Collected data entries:
>>>>>

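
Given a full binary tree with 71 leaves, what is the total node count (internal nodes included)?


Leaf nodes (terminals): 71
Internal nodes = n - 1 = 71 - 1 = 70
Total = leaves + internal = 71 + 70 = 141

141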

<<<<<

Once you have read the records above, write them out again exactly.

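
Given a full binary tree with 71 leaves, what is the total node count (internal nodes included)?


Leaf nodes (terminals): 71
Internal nodes = n - 1 = 71 - 1 = 70
Total = leaves + internal = 71 + 70 = 141

141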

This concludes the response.